[EXERCISE MATERIAL Boundary: Start]
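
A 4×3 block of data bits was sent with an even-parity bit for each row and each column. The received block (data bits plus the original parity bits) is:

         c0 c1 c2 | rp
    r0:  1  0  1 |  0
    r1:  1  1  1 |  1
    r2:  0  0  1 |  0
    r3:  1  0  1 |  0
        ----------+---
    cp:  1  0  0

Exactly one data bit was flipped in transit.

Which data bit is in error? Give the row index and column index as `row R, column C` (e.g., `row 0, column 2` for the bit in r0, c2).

Recompute each row's even parity and compare to rp:
  r0: data parity 0, sent rp 0 → ok
  r1: data parity 1, sent rp 1 → ok
  r2: data parity 1, sent rp 0 → mismatch
  r3: data parity 0, sent rp 0 → ok
Recompute each column's even parity and compare to cp:
  c0: data parity 1, sent cp 1 → ok
  c1: data parity 1, sent cp 0 → mismatch
  c2: data parity 0, sent cp 0 → ok
Exactly one row (r2) and one column (c1) fail → the flipped bit is at their intersection.

row 2, column 1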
[EXERCISE MATERIAL Boundary: End]
EXERCISE — Give the entries again in full, exactly as they are written.

ANSWER SPACE —
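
A 4×3 block of data bits was sent with an even-parity bit for each row and each column. The received block (data bits plus the original parity bits) is:

         c0 c1 c2 | rp
    r0:  1  0  1 |  0
    r1:  1  1  1 |  1
    r2:  0  0  1 |  0
    r3:  1  0  1 |  0
        ----------+---
    cp:  1  0  0

Exactly one data bit was flipped in transit.

Which data bit is in error? Give the row index and column index as `row R, column C` (e.g., `row 0, column 2` for the bit in r0, c2).

Recompute each row's even parity and compare to rp:
  r0: data parity 0, sent rp 0 → ok
  r1: data parity 1, sent rp 1 → ok
  r2: data parity 1, sent rp 0 → mismatch
  r3: data parity 0, sent rp 0 → ok
Recompute each column's even parity and compare to cp:
  c0: data parity 1, sent cp 1 → ok
  c1: data parity 1, sent cp 0 → mismatch
  c2: data parity 0, sent cp 0 → ok
Exactly one row (r2) and one column (c1) fail → the flipped bit is at their intersection.

row 2, column 1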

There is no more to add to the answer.